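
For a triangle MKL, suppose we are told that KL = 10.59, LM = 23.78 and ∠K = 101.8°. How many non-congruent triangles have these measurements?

KL·sin K = 10.59·sin(101.8°) ≈ 10.37.
Since ∠K is not acute, a triangle exists only if LM > KL; here LM > KL, so there is exactly one triangle.

1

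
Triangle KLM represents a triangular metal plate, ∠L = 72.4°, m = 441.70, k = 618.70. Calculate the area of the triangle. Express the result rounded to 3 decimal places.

Area = ½·m·k·sin L ≈ 1.3024e+05.

area ≈ 130243.873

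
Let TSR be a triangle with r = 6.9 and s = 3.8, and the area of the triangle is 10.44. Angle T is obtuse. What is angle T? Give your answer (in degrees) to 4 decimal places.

∠T ≈ 127.2181°

From area = ½·s·r·sin T, we get sin T = 2·area/(s·r) ≈ 0.79634.
Taking the obtuse solution, ∠T ≈ 127.22°.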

» **How to complete this task**
Find the line that contains "Triangle KLM represents". Copy it and every line after it to the end of the records, exactly, and nothing more.

» **The completed task**
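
Triangle KLM represents a triangular metal plate, ∠L = 72.4°, m = 441.70, k = 618.70. Calculate the area of the triangle. Express the result rounded to 3 decimal places.

Area = ½·m·k·sin L ≈ 1.3024e+05.

area ≈ 130243.873

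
Let TSR be a triangle with r = 6.9 and s = 3.8, and the area of the triangle is 10.44. Angle T is obtuse. What is angle T? Give your answer (in degrees) to 4 decimal places.

∠T ≈ 127.2181°

From area = ½·s·r·sin T, we get sin T = 2·area/(s·r) ≈ 0.79634.
Taking the obtuse solution, ∠T ≈ 127.22°.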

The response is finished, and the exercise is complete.